# [Task goal]
All lines from the one with "then VV[j][j] += 1" through the close of the records below are to be set down exactly, and no others.

——

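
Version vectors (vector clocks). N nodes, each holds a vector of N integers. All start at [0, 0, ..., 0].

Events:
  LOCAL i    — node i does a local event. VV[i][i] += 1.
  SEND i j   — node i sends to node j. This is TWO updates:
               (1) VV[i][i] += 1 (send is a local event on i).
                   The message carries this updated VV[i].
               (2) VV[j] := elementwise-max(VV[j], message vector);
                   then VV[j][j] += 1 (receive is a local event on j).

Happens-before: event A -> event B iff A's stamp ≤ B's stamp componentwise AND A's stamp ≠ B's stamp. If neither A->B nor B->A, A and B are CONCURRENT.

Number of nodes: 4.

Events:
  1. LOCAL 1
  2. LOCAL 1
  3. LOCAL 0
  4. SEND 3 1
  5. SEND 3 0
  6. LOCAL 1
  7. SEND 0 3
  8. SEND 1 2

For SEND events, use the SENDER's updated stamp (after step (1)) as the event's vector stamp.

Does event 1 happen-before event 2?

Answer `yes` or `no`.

Answer: yes

Derivation:
Initial: VV[0]=[0, 0, 0, 0]
Initial: VV[1]=[0, 0, 0, 0]
Initial: VV[2]=[0, 0, 0, 0]
Initial: VV[3]=[0, 0, 0, 0]
Event 1: LOCAL 1: VV[1][1]++ -> VV[1]=[0, 1, 0, 0]
Event 2: LOCAL 1: VV[1][1]++ -> VV[1]=[0, 2, 0, 0]
Event 3: LOCAL 0: VV[0][0]++ -> VV[0]=[1, 0, 0, 0]
Event 4: SEND 3->1: VV[3][3]++ -> VV[3]=[0, 0, 0, 1], msg_vec=[0, 0, 0, 1]; VV[1]=max(VV[1],msg_vec) then VV[1][1]++ -> VV[1]=[0, 3, 0, 1]
Event 5: SEND 3->0: VV[3][3]++ -> VV[3]=[0, 0, 0, 2], msg_vec=[0, 0, 0, 2]; VV[0]=max(VV[0],msg_vec) then VV[0][0]++ -> VV[0]=[2, 0, 0, 2]
Event 6: LOCAL 1: VV[1][1]++ -> VV[1]=[0, 4, 0, 1]
Event 7: SEND 0->3: VV[0][0]++ -> VV[0]=[3, 0, 0, 2], msg_vec=[3, 0, 0, 2]; VV[3]=max(VV[3],msg_vec) then VV[3][3]++ -> VV[3]=[3, 0, 0, 3]
Event 8: SEND 1->2: VV[1][1]++ -> VV[1]=[0, 5, 0, 1], msg_vec=[0, 5, 0, 1]; VV[2]=max(VV[2],msg_vec) then VV[2][2]++ -> VV[2]=[0, 5, 1, 1]
Event 1 stamp: [0, 1, 0, 0]
Event 2 stamp: [0, 2, 0, 0]
[0, 1, 0, 0] <= [0, 2, 0, 0]? True. Equal? False. Happens-before: True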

——

# [Written response]
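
                   then VV[j][j] += 1 (receive is a local event on j).

Happens-before: event A -> event B iff A's stamp ≤ B's stamp componentwise AND A's stamp ≠ B's stamp. If neither A->B nor B->A, A and B are CONCURRENT.

Number of nodes: 4.

Events:
  1. LOCAL 1
  2. LOCAL 1
  3. LOCAL 0
  4. SEND 3 1
  5. SEND 3 0
  6. LOCAL 1
  7. SEND 0 3
  8. SEND 1 2

For SEND events, use the SENDER's updated stamp (after step (1)) as the event's vector stamp.

Does event 1 happen-before event 2?

Answer `yes` or `no`.

Answer: yes

Derivation:
Initial: VV[0]=[0, 0, 0, 0]
Initial: VV[1]=[0, 0, 0, 0]
Initial: VV[2]=[0, 0, 0, 0]
Initial: VV[3]=[0, 0, 0, 0]
Event 1: LOCAL 1: VV[1][1]++ -> VV[1]=[0, 1, 0, 0]
Event 2: LOCAL 1: VV[1][1]++ -> VV[1]=[0, 2, 0, 0]
Event 3: LOCAL 0: VV[0][0]++ -> VV[0]=[1, 0, 0, 0]
Event 4: SEND 3->1: VV[3][3]++ -> VV[3]=[0, 0, 0, 1], msg_vec=[0, 0, 0, 1]; VV[1]=max(VV[1],msg_vec) then VV[1][1]++ -> VV[1]=[0, 3, 0, 1]
Event 5: SEND 3->0: VV[3][3]++ -> VV[3]=[0, 0, 0, 2], msg_vec=[0, 0, 0, 2]; VV[0]=max(VV[0],msg_vec) then VV[0][0]++ -> VV[0]=[2, 0, 0, 2]
Event 6: LOCAL 1: VV[1][1]++ -> VV[1]=[0, 4, 0, 1]
Event 7: SEND 0->3: VV[0][0]++ -> VV[0]=[3, 0, 0, 2], msg_vec=[3, 0, 0, 2]; VV[3]=max(VV[3],msg_vec) then VV[3][3]++ -> VV[3]=[3, 0, 0, 3]
Event 8: SEND 1->2: VV[1][1]++ -> VV[1]=[0, 5, 0, 1], msg_vec=[0, 5, 0, 1]; VV[2]=max(VV[2],msg_vec) then VV[2][2]++ -> VV[2]=[0, 5, 1, 1]
Event 1 stamp: [0, 1, 0, 0]
Event 2 stamp: [0, 2, 0, 0]
[0, 1, 0, 0] <= [0, 2, 0, 0]? True. Equal? False. Happens-before: True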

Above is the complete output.